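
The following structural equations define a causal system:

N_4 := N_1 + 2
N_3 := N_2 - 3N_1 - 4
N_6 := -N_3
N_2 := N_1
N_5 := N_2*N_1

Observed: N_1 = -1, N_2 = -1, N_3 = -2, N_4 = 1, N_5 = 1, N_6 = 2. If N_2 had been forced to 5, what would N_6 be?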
···
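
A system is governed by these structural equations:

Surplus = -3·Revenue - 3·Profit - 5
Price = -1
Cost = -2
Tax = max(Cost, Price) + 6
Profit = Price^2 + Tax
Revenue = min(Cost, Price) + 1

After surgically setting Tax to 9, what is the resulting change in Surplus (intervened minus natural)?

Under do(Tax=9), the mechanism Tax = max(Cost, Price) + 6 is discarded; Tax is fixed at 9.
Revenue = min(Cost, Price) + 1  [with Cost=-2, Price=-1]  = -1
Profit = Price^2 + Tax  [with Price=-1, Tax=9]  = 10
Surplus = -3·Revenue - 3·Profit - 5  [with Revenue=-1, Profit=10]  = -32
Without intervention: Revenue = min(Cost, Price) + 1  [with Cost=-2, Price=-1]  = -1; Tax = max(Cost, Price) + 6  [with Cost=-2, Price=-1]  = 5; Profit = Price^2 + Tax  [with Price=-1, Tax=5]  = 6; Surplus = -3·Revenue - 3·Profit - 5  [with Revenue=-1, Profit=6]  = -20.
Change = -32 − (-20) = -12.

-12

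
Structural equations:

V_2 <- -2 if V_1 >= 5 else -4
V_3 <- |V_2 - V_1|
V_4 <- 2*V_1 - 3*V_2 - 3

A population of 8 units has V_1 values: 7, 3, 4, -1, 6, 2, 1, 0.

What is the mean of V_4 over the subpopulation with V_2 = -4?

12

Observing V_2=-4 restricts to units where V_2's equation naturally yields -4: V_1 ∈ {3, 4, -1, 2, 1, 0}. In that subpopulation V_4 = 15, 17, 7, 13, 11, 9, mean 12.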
···
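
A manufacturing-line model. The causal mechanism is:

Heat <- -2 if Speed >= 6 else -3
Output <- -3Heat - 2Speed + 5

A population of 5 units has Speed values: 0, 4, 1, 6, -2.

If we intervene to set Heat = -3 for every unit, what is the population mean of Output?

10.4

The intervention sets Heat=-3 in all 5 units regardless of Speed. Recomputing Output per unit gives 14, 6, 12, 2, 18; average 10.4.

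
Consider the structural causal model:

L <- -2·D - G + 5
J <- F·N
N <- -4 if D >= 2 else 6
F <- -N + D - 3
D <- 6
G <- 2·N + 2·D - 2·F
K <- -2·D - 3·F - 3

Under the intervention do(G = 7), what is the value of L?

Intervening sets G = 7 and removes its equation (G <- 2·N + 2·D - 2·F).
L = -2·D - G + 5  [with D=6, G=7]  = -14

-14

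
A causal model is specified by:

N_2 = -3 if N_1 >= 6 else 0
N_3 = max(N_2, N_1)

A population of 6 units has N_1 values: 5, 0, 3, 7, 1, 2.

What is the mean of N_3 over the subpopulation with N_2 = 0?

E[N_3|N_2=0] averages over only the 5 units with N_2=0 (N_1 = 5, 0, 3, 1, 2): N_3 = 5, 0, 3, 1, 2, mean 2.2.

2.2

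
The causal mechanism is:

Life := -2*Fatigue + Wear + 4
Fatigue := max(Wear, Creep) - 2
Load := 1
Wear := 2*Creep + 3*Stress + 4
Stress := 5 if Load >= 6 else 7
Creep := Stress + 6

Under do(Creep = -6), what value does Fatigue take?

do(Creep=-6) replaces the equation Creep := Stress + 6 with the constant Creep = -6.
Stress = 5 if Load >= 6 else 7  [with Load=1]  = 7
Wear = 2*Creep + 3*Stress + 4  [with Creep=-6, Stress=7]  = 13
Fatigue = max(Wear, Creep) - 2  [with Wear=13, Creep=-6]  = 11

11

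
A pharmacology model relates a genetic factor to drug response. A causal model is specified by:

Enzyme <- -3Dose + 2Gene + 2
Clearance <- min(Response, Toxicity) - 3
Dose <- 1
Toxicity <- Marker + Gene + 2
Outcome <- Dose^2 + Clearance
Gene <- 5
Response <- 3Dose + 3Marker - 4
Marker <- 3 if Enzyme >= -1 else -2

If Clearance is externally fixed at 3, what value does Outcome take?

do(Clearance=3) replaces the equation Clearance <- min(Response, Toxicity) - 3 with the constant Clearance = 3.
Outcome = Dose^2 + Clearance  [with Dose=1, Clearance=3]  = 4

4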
···
▶ **WORK TO BE COMPLETED**
The lines to extract from the data above begin with the line containing "The following structural" and end with the line containing "Observed: N_1 = -1, N_2". Extract them exactly, including both.

▶ **RESULT OF THIS TASK**
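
The following structural equations define a causal system:

N_4 := N_1 + 2
N_3 := N_2 - 3N_1 - 4
N_6 := -N_3
N_2 := N_1
N_5 := N_2*N_1

Observed: N_1 = -1, N_2 = -1, N_3 = -2, N_4 = 1, N_5 = 1, N_6 = 2. If N_2 had been forced to 5, what would N_6 be?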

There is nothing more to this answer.